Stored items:
———

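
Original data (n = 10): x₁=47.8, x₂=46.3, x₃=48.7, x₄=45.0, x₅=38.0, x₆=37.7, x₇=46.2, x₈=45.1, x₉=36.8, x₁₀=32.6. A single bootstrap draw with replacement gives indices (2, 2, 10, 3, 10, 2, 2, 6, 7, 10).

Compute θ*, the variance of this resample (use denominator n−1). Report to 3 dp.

Resample values: 46.3, 46.3, 32.6, 48.7, 32.6, 46.3, 46.3, 37.7, 46.2, 32.6.
Mean = 41.5600; sum of squared deviations = 418.1240
s² = 418.1240 / 9 = 46.4582

θ* = 46.458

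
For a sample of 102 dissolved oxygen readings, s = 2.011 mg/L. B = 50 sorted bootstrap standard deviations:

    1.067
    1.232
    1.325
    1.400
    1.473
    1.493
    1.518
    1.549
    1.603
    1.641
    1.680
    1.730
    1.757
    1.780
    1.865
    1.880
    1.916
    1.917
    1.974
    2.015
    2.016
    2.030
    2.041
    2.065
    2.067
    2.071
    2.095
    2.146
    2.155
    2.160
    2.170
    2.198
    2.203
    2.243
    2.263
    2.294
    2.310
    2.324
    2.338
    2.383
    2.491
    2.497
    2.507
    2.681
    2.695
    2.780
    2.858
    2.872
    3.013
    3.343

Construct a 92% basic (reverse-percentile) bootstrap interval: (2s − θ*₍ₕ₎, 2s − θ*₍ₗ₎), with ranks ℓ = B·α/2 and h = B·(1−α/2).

(1.150, 2.790)

Percentile endpoints at ranks 2 and 48: θ*₍2₎ = 1.232, θ*₍48₎ = 2.872.
Basic interval reflects these around s:
  lower = 2 × 2.011 − 2.872 = 1.150
  upper = 2 × 2.011 − 1.232 = 2.790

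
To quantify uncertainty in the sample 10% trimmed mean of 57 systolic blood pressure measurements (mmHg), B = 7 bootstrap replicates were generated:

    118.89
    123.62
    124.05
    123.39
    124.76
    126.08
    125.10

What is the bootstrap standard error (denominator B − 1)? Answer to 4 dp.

Bootstrap SE is the standard deviation of the 7 replicate 10% trimmed means.
Mean of replicates: (118.89 + 123.62 + 124.05 + 123.39 + 124.76 + 126.08 + 125.10) / 7 = 865.89000 / 7 = 123.69857
Sum of squared deviations: (−4.80857)² + (−0.07857)² + (+0.35143)² + (−0.30857)² + (+1.06143)² + (+2.38143)² + (+1.40143)² = 32.10909
Variance = 32.10909 / 6 = 5.35151
SE* = √5.35151

SE* = 2.3133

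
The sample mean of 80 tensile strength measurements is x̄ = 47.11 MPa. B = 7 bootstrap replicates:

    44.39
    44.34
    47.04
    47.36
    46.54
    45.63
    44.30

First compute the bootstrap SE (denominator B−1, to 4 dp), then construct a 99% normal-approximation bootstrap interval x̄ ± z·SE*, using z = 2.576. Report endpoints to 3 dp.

(43.658, 50.562)

Mean of replicates = 45.6571; sum of squared deviations = 10.7745; SE* = √(10.7745/6) = 1.3401
Margin = 2.576 × 1.3401 = 3.4521
Interval: 47.11 ± 3.4521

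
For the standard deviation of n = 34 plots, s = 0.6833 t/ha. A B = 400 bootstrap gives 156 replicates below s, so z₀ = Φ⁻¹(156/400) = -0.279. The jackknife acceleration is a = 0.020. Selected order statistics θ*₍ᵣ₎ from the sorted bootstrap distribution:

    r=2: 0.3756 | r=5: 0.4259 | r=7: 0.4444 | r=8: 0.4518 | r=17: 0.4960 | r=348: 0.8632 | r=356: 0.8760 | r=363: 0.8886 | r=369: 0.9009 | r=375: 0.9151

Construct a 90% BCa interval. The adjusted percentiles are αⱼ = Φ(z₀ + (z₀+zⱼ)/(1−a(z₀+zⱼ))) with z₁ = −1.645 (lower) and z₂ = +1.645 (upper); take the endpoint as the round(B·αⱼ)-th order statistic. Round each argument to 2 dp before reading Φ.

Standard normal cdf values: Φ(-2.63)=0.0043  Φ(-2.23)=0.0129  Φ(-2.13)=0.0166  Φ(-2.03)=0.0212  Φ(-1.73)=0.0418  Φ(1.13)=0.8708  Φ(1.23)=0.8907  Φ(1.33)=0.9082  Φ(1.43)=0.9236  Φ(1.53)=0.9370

(0.4444, 0.8632)

Lower: z₀ + z₁ = -0.279 + (-1.645) = -1.924; 1 − a(z₀+z₁) = 1 − (0.020)(-1.924) = 1.0385; argument = -0.279 + (-1.924)/1.0385 = -2.1317 → -2.13.
α₁ = Φ(-2.13) = 0.0166; rank = round(400 × 0.0166) = 7; θ*₍7₎ = 0.4444.
Upper: z₀ + z₂ = 1.366; 1 − a(z₀+z₂) = 0.9727; argument = 1.1254 → 1.13; α₂ = 0.8708; rank = 348; θ*₍348₎ = 0.8632.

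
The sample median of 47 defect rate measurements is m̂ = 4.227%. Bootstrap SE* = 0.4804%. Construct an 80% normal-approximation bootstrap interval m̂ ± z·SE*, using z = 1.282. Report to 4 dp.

Margin = 1.282 × 0.4804 = 0.61587
Interval: 4.227 ± 0.61587

(3.6111, 4.8429)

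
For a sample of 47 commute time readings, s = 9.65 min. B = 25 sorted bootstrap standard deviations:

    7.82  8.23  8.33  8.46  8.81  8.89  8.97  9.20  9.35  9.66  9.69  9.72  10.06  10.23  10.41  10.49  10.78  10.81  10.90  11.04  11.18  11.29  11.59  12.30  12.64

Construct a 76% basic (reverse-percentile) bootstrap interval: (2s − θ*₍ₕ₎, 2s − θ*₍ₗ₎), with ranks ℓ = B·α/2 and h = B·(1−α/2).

Percentile endpoints at ranks 3 and 22: θ*₍3₎ = 8.33, θ*₍22₎ = 11.29.
Basic interval reflects these around s:
  lower = 2 × 9.65 − 11.29 = 8.01
  upper = 2 × 9.65 − 8.33 = 10.97

(8.01, 10.97)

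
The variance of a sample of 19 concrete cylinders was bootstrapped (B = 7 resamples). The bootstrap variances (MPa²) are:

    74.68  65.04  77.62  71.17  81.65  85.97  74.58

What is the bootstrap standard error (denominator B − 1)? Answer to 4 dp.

SE* = 6.8425

Bootstrap SE is the standard deviation of the 7 replicate variances.
Mean of replicates: (74.68 + 65.04 + 77.62 + 71.17 + 81.65 + 85.97 + 74.58) / 7 = 530.71000 / 7 = 75.81571
Sum of squared deviations: (−1.13571)² + (−10.77571)² + (+1.80429)² + (−4.64571)² + (+5.83429)² + (+10.15429)² + (−1.23571)² = 280.91937
Variance = 280.91937 / 6 = 46.81990
SE* = √46.81990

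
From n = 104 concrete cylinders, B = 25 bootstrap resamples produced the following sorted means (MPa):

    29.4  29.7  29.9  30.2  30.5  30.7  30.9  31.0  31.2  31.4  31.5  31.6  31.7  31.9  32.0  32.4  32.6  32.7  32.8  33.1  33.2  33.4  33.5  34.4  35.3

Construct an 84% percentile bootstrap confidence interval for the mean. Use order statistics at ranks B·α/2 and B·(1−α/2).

(29.7, 33.5)

α = 0.16; lower rank = 25 × 0.080 = 2; upper rank = 25 × 0.920 = 23.
The 2nd smallest replicate is 29.7; the 23rd is 33.5.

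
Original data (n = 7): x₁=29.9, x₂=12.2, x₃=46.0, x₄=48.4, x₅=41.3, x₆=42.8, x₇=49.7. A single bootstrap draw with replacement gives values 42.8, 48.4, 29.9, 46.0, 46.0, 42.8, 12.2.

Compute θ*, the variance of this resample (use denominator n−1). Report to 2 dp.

Mean = 38.3000; sum of squared deviations = 1012.8600
s² = 1012.8600 / 6 = 168.8100

θ* = 168.81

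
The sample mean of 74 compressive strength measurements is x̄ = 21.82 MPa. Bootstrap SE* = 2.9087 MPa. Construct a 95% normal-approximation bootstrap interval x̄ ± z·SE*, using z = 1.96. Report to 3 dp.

(16.119, 27.521)

Margin = 1.96 × 2.9087 = 5.7011
Interval: 21.82 ± 5.7011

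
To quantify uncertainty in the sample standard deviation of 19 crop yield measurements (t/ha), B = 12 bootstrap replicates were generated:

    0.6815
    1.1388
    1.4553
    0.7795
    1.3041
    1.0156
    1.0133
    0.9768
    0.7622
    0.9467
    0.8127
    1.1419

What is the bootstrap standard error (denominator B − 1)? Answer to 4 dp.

Bootstrap SE is the standard deviation of the 12 replicate standard deviations.
Mean of replicates: (0.6815 + 1.1388 + 1.4553 + 0.7795 + 1.3041 + 1.0156 + 1.0133 + 0.9768 + 0.7622 + 0.9467 + 0.8127 + 1.1419) / 12 = 12.02840 / 12 = 1.00237
Sum of squared deviations: (−0.32087)² + (+0.13643)² + (+0.45293)² + (−0.22287)² + (+0.30173)² + (+0.01323)² + (+0.01093)² + (−0.02557)² + (−0.24017)² + (−0.05567)² + (−0.18967)² + (+0.13953)² = 0.58460
Variance = 0.58460 / 11 = 0.05315
SE* = √0.05315

SE* = 0.2305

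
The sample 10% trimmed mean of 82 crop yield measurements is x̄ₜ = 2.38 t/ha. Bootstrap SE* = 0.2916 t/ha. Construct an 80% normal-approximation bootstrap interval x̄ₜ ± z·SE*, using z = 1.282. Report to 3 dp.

Margin = 1.282 × 0.2916 = 0.3738
Interval: 2.38 ± 0.3738

(2.006, 2.754)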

———

> _EXERCISE OBJECTIVE_
Copy all lines above containing the string "readings".

> _RESPONSE TO THE EXERCISE_
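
For a sample of 102 dissolved oxygen readings, s = 2.011 mg/L. B = 50 sorted bootstrap standard deviations:
For a sample of 47 commute time readings, s = 9.65 min. B = 25 sorted bootstrap standard deviations: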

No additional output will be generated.